> _Assigned task_
Somewhere below is a line with "U, G, K, G, Z" and, later, a line with "3 1 7 9 7 9"; repeat those two lines and all the lines between them, exactly as they are.

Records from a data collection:
================================
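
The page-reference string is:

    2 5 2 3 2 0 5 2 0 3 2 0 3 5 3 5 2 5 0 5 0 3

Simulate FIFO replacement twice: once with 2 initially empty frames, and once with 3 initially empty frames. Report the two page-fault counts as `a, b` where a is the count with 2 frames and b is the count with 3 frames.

2 frames: F F . F F F F F F F F F F F . . F . F F . F → 17 faults.
3 frames: F F . F . F . F . . . . . F F . . . F . . . → 8 faults.
8 < 17: adding a frame reduced faults, as is typical.

17, 8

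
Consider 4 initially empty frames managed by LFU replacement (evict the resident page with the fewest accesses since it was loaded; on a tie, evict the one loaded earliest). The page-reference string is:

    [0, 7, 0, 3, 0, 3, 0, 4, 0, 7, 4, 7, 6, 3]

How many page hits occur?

0: fault, frames [0]
7: fault, frames [0, 7]
0: hit
3: fault, frames [0, 7, 3]
0: hit
3: hit
0: hit
4: fault, frames [0, 7, 3, 4]
0: hit
7: hit
4: hit
7: hit
6: fault, evict 3, frames [0, 7, 4, 6]
3: fault, evict 6, frames [0, 7, 4, 3]
Hits: 8.

8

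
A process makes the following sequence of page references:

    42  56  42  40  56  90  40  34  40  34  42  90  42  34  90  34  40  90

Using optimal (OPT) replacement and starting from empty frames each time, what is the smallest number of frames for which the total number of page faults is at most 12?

f=1: 18 faults
f=2: 9 faults
f=3: 7 faults
f=4: 5 faults
f=5: 5 faults
Smallest f with faults ≤ 12 is 2.

2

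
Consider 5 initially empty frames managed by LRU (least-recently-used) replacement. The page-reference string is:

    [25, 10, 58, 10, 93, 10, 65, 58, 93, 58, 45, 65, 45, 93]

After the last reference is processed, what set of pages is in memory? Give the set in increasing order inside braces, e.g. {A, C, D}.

25 → fault, frames [25]
10 → fault, frames [25, 10]
58 → fault, frames [25, 10, 58]
10 → hit
93 → fault, frames [25, 58, 10, 93]
10 → hit
65 → fault, frames [25, 58, 93, 10, 65]
58 → hit
93 → hit
58 → hit
45 → fault, evict 25, frames [10, 65, 93, 58, 45]
65 → hit
45 → hit
93 → hit

{10, 45, 58, 65, 93}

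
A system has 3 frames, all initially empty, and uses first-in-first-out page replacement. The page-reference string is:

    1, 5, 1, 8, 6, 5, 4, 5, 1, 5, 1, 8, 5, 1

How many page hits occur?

6

1 → fault, frames {1}
5 → fault, frames {1,5}
1 → hit
8 → fault, frames {1,5,8}
6 → fault, evict 1, frames {5,8,6}
5 → hit
4 → fault, evict 5, frames {8,6,4}
5 → fault, evict 8, frames {6,4,5}
1 → fault, evict 6, frames {4,5,1}
5 → hit
1 → hit
8 → fault, evict 4, frames {5,1,8}
5 → hit
1 → hit
Hits: 6.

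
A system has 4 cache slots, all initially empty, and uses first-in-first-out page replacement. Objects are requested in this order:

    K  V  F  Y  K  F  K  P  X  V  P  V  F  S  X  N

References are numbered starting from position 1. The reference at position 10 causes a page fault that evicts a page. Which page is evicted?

pos 1: K -> fault, frames (K)
pos 2: V -> fault, frames (K V)
pos 3: F -> fault, frames (K V F)
pos 4: Y -> fault, frames (K V F Y)
pos 5: K -> hit
pos 6: F -> hit
pos 7: K -> hit
pos 8: P -> fault, evict K, frames (V F Y P)
pos 9: X -> fault, evict V, frames (F Y P X)
pos 10: V -> fault, evict F, frames (Y P X V)
At position 10, page F is evicted.

F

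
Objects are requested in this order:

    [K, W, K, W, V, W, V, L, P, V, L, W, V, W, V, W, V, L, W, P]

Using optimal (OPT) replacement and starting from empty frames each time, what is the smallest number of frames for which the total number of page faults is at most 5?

4

f=1: 20 faults
f=2: 9 faults
f=3: 7 faults
f=4: 5 faults
f=5: 5 faults
Smallest f with faults ≤ 5 is 4.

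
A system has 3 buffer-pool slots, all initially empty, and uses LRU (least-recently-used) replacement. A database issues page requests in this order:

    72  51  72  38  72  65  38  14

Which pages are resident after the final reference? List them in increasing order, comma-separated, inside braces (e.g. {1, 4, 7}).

72 → fault, frames (72)
51 → fault, frames (72 51)
72 → hit
38 → fault, frames (51 72 38)
72 → hit
65 → fault, evict 51, frames (38 72 65)
38 → hit
14 → fault, evict 72, frames (65 38 14)

{14, 38, 65}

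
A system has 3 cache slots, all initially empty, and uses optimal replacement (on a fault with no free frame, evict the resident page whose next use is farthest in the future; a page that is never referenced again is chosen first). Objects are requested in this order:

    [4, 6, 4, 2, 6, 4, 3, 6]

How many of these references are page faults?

4

4 → miss, frames (4)
6 → miss, frames (4 6)
4 → hit
2 → miss, frames (4 6 2)
6 → hit
4 → hit
3 → miss, evict 2, frames (4 6 3)
6 → hit
Page faults: 4.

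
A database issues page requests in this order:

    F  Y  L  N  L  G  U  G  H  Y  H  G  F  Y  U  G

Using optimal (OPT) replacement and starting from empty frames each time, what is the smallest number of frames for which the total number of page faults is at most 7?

5

f=1: 16 faults
f=2: 12 faults
f=3: 9 faults
f=4: 8 faults
f=5: 7 faults
f=6: 7 faults
f=7: 7 faults
Smallest f with faults ≤ 7 is 5.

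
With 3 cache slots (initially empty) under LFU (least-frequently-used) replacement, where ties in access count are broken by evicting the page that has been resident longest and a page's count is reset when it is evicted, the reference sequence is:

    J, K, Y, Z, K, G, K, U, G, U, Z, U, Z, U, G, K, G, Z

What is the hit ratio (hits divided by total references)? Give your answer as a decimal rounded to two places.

0.50

J: miss, frames {J}
K: miss, frames {J,K}
Y: miss, frames {J,K,Y}
Z: miss, evict J, frames {K,Y,Z}
K: hit
G: miss, evict Y, frames {K,Z,G}
K: hit
U: miss, evict Z, frames {K,G,U}
G: hit
U: hit
Z: miss, evict G, frames {K,U,Z}
U: hit
Z: hit
U: hit
G: miss, evict Z, frames {K,U,G}
K: hit
G: hit
Z: miss, evict G, frames {K,U,Z}
Hits: 9 of 18 references → 9/18 = 0.5000.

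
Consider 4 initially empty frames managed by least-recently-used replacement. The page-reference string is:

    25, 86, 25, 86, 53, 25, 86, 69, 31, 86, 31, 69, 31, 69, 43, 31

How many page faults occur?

6

25 → fault, frames {25}
86 → fault, frames {25,86}
25 → hit
86 → hit
53 → fault, frames {25,86,53}
25 → hit
86 → hit
69 → fault, frames {53,25,86,69}
31 → fault, evict 53, frames {25,86,69,31}
86 → hit
31 → hit
69 → hit
31 → hit
69 → hit
43 → fault, evict 25, frames {86,31,69,43}
31 → hit
Page faults: 6.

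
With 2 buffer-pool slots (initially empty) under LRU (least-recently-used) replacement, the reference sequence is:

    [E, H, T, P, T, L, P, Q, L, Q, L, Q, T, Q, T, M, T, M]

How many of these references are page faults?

10

E → miss, frames (E)
H → miss, frames (E H)
T → miss, evict E, frames (H T)
P → miss, evict H, frames (T P)
T → hit
L → miss, evict P, frames (T L)
P → miss, evict T, frames (L P)
Q → miss, evict L, frames (P Q)
L → miss, evict P, frames (Q L)
Q → hit
L → hit
Q → hit
T → miss, evict L, frames (Q T)
Q → hit
T → hit
M → miss, evict Q, frames (T M)
T → hit
M → hit
Page faults: 10.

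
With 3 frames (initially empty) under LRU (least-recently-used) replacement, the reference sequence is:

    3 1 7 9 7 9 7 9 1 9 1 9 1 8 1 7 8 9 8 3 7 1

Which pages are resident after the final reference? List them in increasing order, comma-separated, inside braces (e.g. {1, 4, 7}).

{1, 3, 7}

3 → miss, frames {3}
1 → miss, frames {3,1}
7 → miss, frames {3,1,7}
9 → miss, evict 3, frames {1,7,9}
7 → hit
9 → hit
7 → hit
9 → hit
1 → hit
9 → hit
1 → hit
9 → hit
1 → hit
8 → miss, evict 7, frames {9,1,8}
1 → hit
7 → miss, evict 9, frames {8,1,7}
8 → hit
9 → miss, evict 1, frames {7,8,9}
8 → hit
3 → miss, evict 7, frames {9,8,3}
7 → miss, evict 9, frames {8,3,7}
1 → miss, evict 8, frames {3,7,1}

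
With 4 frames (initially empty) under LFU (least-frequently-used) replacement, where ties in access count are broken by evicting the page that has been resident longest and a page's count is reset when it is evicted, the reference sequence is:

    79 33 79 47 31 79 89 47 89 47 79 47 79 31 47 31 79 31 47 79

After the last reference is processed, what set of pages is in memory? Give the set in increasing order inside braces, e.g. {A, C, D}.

79 → miss, frames (79)
33 → miss, frames (79 33)
79 → hit
47 → miss, frames (79 33 47)
31 → miss, frames (79 33 47 31)
79 → hit
89 → miss, evict 33, frames (79 47 31 89)
47 → hit
89 → hit
47 → hit
79 → hit
47 → hit
79 → hit
31 → hit
47 → hit
31 → hit
79 → hit
31 → hit
47 → hit
79 → hit

{31, 47, 79, 89}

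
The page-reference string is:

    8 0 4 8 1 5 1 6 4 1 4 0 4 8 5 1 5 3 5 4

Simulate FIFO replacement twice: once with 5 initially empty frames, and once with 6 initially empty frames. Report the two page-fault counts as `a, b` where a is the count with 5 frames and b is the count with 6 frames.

5 frames: F F F . F F . F . . . . . F . . . F . F → 9 faults.
6 frames: F F F . F F . F . . . . . . . . . F . . → 7 faults.
7 < 9: adding a frame reduced faults, as is typical.

9, 7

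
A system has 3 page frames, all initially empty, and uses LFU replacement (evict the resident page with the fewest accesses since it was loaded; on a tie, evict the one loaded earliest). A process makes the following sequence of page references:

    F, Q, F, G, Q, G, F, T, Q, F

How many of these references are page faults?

5

F: miss, frames {F}
Q: miss, frames {F,Q}
F: hit
G: miss, frames {F,Q,G}
Q: hit
G: hit
F: hit
T: miss, evict Q, frames {F,G,T}
Q: miss, evict T, frames {F,G,Q}
F: hit
Page faults: 5.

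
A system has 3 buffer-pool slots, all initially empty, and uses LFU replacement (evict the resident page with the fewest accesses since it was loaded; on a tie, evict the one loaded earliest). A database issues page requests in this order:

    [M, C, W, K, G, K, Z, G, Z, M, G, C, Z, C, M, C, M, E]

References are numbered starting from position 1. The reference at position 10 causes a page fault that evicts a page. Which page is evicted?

K

pos 1: M: miss, frames [M]
pos 2: C: miss, frames [M, C]
pos 3: W: miss, frames [M, C, W]
pos 4: K: miss, evict M, frames [C, W, K]
pos 5: G: miss, evict C, frames [W, K, G]
pos 6: K: hit
pos 7: Z: miss, evict W, frames [K, G, Z]
pos 8: G: hit
pos 9: Z: hit
pos 10: M: miss, evict K, frames [G, Z, M]
At position 10, page K is evicted.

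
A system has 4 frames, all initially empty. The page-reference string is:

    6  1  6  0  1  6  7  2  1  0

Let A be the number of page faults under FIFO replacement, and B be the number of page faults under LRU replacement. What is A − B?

Under FIFO: F F . F . . F F . . → 5 faults.
Under LRU: F F . F . . F F . F → 6 faults.
A − B = 5 − 6 = -1.

-1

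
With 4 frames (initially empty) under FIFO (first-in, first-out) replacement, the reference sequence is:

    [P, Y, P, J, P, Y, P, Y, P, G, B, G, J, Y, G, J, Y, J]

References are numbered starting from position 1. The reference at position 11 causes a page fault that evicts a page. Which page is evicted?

pos 1: P: miss, frames (P)
pos 2: Y: miss, frames (P Y)
pos 3: P: hit
pos 4: J: miss, frames (P Y J)
pos 5: P: hit
pos 6: Y: hit
pos 7: P: hit
pos 8: Y: hit
pos 9: P: hit
pos 10: G: miss, frames (P Y J G)
pos 11: B: miss, evict P, frames (Y J G B)
At position 11, page P is evicted.

P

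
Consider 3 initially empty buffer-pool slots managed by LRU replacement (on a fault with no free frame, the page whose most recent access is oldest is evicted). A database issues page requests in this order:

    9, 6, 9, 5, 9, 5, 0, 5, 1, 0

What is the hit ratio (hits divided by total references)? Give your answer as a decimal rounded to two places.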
================================
> _Expected output_
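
    J, K, Y, Z, K, G, K, U, G, U, Z, U, Z, U, G, K, G, Z

What is the hit ratio (hits divided by total references)? Give your answer as a decimal rounded to two places.

0.50

J: miss, frames {J}
K: miss, frames {J,K}
Y: miss, frames {J,K,Y}
Z: miss, evict J, frames {K,Y,Z}
K: hit
G: miss, evict Y, frames {K,Z,G}
K: hit
U: miss, evict Z, frames {K,G,U}
G: hit
U: hit
Z: miss, evict G, frames {K,U,Z}
U: hit
Z: hit
U: hit
G: miss, evict Z, frames {K,U,G}
K: hit
G: hit
Z: miss, evict G, frames {K,U,Z}
Hits: 9 of 18 references → 9/18 = 0.5000.

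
Consider 4 initially empty frames managed by least-recently-used replacement. The page-reference string is:

    25, 86, 25, 86, 53, 25, 86, 69, 31, 86, 31, 69, 31, 69, 43, 31

How many page faults occur?

6

25 → fault, frames {25}
86 → fault, frames {25,86}
25 → hit
86 → hit
53 → fault, frames {25,86,53}
25 → hit
86 → hit
69 → fault, frames {53,25,86,69}
31 → fault, evict 53, frames {25,86,69,31}
86 → hit
31 → hit
69 → hit
31 → hit
69 → hit
43 → fault, evict 25, frames {86,31,69,43}
31 → hit
Page faults: 6.

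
With 2 buffer-pool slots (initially empty) under LRU (least-recently-used) replacement, the reference sequence is:

    [E, H, T, P, T, L, P, Q, L, Q, L, Q, T, Q, T, M, T, M]

How many of these references are page faults?

10

E → miss, frames (E)
H → miss, frames (E H)
T → miss, evict E, frames (H T)
P → miss, evict H, frames (T P)
T → hit
L → miss, evict P, frames (T L)
P → miss, evict T, frames (L P)
Q → miss, evict L, frames (P Q)
L → miss, evict P, frames (Q L)
Q → hit
L → hit
Q → hit
T → miss, evict L, frames (Q T)
Q → hit
T → hit
M → miss, evict Q, frames (T M)
T → hit
M → hit
Page faults: 10.

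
With 3 frames (initially empty) under LRU (least-recently-used) replacement, the reference sequence is:

    3 1 7 9 7 9 7 9 1 9 1 9 1 8 1 7 8 9 8 3 7 1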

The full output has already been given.